> Task description
From the records below, output exactly the lines running from the line containing "Parameter domains: p in 0..10; y in 0..9." through the line containing "13 | while (q", and no others.

BEGIN Data to process

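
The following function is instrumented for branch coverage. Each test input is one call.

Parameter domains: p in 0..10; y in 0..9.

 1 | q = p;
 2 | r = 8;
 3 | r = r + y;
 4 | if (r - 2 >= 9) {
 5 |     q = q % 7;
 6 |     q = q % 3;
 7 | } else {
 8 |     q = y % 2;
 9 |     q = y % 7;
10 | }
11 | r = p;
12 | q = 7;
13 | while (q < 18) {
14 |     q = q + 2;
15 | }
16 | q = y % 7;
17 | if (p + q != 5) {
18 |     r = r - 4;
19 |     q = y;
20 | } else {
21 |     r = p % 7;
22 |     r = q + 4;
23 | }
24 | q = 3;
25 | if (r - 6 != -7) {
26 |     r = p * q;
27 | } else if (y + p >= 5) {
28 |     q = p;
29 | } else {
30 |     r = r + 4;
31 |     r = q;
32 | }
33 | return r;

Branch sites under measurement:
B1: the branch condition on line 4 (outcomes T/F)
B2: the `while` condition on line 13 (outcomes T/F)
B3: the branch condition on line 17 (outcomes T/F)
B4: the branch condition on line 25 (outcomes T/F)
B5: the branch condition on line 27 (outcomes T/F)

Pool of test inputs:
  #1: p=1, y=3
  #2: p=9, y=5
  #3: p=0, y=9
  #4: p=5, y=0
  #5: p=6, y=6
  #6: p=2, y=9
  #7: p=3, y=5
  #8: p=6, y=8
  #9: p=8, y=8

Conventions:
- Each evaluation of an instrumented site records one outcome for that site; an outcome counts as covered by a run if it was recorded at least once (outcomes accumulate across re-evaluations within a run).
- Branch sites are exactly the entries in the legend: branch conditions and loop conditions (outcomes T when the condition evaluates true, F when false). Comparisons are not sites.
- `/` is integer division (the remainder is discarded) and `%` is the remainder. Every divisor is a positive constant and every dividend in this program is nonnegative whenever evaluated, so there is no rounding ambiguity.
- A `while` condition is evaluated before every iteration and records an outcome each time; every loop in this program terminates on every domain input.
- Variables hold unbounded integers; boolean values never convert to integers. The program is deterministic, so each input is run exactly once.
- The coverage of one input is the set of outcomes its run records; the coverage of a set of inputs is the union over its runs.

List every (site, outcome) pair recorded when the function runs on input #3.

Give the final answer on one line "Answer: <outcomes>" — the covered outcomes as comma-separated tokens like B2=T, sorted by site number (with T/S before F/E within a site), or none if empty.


Simulating input #3 (p=0, y=9) step by step:
  B1->T, B2->T, B2->T, B2->T, B2->T, B2->T, B2->T, B2->F, B3->T, B4->T
distinct outcomes covered: B1=T, B2=T, B2=F, B3=T, B4=T
Answer: B1=T, B2=T, B2=F, B3=T, B4=T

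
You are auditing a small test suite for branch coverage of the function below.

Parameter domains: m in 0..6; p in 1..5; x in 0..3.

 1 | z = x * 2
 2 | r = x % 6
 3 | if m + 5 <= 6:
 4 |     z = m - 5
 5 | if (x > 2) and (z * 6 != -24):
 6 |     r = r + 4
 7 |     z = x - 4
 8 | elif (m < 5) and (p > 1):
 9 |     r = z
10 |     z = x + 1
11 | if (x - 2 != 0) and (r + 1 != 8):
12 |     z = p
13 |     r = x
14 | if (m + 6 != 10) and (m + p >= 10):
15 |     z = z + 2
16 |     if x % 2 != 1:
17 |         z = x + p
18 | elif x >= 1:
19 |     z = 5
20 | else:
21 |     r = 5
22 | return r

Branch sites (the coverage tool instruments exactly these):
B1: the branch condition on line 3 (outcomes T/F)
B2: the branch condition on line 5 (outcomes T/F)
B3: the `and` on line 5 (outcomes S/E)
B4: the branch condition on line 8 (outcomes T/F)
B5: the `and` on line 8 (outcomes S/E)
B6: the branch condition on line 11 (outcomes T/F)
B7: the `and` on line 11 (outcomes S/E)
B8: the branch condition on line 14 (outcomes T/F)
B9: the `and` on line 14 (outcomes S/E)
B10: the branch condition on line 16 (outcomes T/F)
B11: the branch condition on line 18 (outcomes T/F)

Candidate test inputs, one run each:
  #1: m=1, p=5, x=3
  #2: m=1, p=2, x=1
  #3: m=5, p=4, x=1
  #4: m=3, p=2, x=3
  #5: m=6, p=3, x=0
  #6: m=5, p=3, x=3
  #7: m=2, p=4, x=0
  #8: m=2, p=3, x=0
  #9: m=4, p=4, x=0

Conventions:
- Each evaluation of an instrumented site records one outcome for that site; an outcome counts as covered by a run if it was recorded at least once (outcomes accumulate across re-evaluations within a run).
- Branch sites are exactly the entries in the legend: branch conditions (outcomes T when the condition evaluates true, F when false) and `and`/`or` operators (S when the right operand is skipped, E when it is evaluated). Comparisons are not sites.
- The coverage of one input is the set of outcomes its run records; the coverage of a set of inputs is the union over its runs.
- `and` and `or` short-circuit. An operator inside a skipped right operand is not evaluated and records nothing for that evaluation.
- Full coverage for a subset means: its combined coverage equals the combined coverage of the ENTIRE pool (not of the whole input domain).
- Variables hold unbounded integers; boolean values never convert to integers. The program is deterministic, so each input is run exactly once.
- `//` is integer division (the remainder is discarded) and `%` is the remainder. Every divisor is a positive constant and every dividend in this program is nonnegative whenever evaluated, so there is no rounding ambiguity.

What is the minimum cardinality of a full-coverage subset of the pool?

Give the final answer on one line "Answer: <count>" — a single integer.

input #1, m=1, p=5, x=3: events B1->T, B3->E, B2->F, B5->E, B4->T, B7->E, B6->T, B9->E, B8->F, B11->T; outcomes B1=T, B2=F, B3=E, B4=T, B5=E, B6=T, B7=E, B8=F, B9=E, B11=T
input #2, m=1, p=2, x=1: events B1->T, B3->S, B2->F, B5->E, B4->T, B7->E, B6->T, B9->E, B8->F, B11->T; outcomes B1=T, B2=F, B3=S, B4=T, B5=E, B6=T, B7=E, B8=F, B9=E, B11=T
input #3, m=5, p=4, x=1: events B1->F, B3->S, B2->F, B5->S, B4->F, B7->E, B6->T, B9->E, B8->F, B11->T; outcomes B1=F, B2=F, B3=S, B4=F, B5=S, B6=T, B7=E, B8=F, B9=E, B11=T
input #4, m=3, p=2, x=3: events B1->F, B3->E, B2->T, B7->E, B6->F, B9->E, B8->F, B11->T; outcomes B1=F, B2=T, B3=E, B6=F, B7=E, B8=F, B9=E, B11=T
input #5, m=6, p=3, x=0: events B1->F, B3->S, B2->F, B5->S, B4->F, B7->E, B6->T, B9->E, B8->F, B11->F; outcomes B1=F, B2=F, B3=S, B4=F, B5=S, B6=T, B7=E, B8=F, B9=E, B11=F
input #6, m=5, p=3, x=3: events B1->F, B3->E, B2->T, B7->E, B6->F, B9->E, B8->F, B11->T; outcomes B1=F, B2=T, B3=E, B6=F, B7=E, B8=F, B9=E, B11=T
input #7, m=2, p=4, x=0: events B1->F, B3->S, B2->F, B5->E, B4->T, B7->E, B6->T, B9->E, B8->F, B11->F; outcomes B1=F, B2=F, B3=S, B4=T, B5=E, B6=T, B7=E, B8=F, B9=E, B11=F
input #8, m=2, p=3, x=0: events B1->F, B3->S, B2->F, B5->E, B4->T, B7->E, B6->T, B9->E, B8->F, B11->F; outcomes B1=F, B2=F, B3=S, B4=T, B5=E, B6=T, B7=E, B8=F, B9=E, B11=F
input #9, m=4, p=4, x=0: events B1->F, B3->S, B2->F, B5->E, B4->T, B7->E, B6->T, B9->S, B8->F, B11->F; outcomes B1=F, B2=F, B3=S, B4=T, B5=E, B6=T, B7=E, B8=F, B9=S, B11=F
union over all inputs: B1=T, B1=F, B2=T, B2=F, B3=S, B3=E, B4=T, B4=F, B5=S, B5=E, B6=T, B6=F, B7=E, B8=F, B9=S, B9=E, B11=T, B11=F (18 outcomes)
checked all size-1 subsets: none covers 18 outcomes (max 10/18)
checked all size-2 subsets: none covers 18 outcomes (max 15/18)
checked all size-3 subsets: none covers 18 outcomes (max 17/18)
at size 4, {1, 3, 4, 9} reaches all 18 outcomes; every lexicographically earlier size-4 subset fails

Answer: 4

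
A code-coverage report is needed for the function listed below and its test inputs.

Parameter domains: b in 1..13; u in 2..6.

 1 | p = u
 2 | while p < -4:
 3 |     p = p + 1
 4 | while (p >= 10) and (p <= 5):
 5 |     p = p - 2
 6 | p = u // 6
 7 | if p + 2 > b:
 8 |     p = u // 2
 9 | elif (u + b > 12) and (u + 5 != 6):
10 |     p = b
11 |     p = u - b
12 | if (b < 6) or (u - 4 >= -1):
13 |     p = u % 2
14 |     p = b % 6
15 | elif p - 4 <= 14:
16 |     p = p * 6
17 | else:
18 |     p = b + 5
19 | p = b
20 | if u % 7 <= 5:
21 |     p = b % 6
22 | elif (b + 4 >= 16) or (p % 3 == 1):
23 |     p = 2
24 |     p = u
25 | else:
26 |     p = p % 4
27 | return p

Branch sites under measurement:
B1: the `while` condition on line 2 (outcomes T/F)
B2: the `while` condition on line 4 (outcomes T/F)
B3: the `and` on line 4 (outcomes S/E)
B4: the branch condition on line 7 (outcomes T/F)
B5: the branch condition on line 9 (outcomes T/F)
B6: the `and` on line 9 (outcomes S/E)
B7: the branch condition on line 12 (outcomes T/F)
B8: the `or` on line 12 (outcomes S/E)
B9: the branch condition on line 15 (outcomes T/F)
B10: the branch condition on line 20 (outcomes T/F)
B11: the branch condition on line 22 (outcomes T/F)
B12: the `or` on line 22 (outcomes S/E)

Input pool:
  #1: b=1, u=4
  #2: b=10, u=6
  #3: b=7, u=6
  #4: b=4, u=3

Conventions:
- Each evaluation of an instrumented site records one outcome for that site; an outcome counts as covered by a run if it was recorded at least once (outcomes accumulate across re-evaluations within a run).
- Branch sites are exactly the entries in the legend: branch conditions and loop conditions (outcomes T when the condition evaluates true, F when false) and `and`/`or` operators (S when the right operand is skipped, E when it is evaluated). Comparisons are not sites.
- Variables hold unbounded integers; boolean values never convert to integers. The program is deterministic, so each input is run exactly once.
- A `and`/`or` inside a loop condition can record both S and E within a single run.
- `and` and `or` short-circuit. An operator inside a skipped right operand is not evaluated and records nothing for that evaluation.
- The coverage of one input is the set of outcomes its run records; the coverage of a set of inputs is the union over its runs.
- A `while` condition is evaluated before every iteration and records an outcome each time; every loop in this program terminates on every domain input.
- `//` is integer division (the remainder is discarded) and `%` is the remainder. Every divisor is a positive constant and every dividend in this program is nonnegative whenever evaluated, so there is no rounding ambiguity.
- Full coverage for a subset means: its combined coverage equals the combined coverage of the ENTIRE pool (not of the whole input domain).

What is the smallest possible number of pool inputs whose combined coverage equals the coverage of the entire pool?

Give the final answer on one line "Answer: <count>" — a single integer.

test 1 (b=1, u=4) fires B1->F, B3->S, B2->F, B4->T, B8->S, B7->T, B10->T; hits B1=F, B2=F, B3=S, B4=T, B7=T, B8=S, B10=T
test 2 (b=10, u=6) fires B1->F, B3->S, B2->F, B4->F, B6->E, B5->T, B8->E, B7->T, B10->F, B12->E, B11->T; hits B1=F, B2=F, B3=S, B4=F, B5=T, B6=E, B7=T, B8=E, B10=F, B11=T, B12=E
test 3 (b=7, u=6) fires B1->F, B3->S, B2->F, B4->F, B6->E, B5->T, B8->E, B7->T, B10->F, B12->E, B11->T; hits B1=F, B2=F, B3=S, B4=F, B5=T, B6=E, B7=T, B8=E, B10=F, B11=T, B12=E
test 4 (b=4, u=3) fires B1->F, B3->S, B2->F, B4->F, B6->S, B5->F, B8->S, B7->T, B10->T; hits B1=F, B2=F, B3=S, B4=F, B5=F, B6=S, B7=T, B8=S, B10=T
the full pool covers 16 outcomes: B1=F, B2=F, B3=S, B4=T, B4=F, B5=T, B5=F, B6=S, B6=E, B7=T, B8=S, B8=E, B10=T, B10=F, B11=T, B12=E
size 1 is not enough: best union over all size-1 subsets is 11/16
size 2 is not enough: best union over all size-2 subsets is 15/16
the canonical winner is {1, 2, 4}: size 3, full 16-outcome coverage, earliest index list among size-3 covers

Answer: 3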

END Data to process

> Result of the exercise
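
Parameter domains: p in 0..10; y in 0..9.

 1 | q = p;
 2 | r = 8;
 3 | r = r + y;
 4 | if (r - 2 >= 9) {
 5 |     q = q % 7;
 6 |     q = q % 3;
 7 | } else {
 8 |     q = y % 2;
 9 |     q = y % 7;
10 | }
11 | r = p;
12 | q = 7;
13 | while (q < 18) {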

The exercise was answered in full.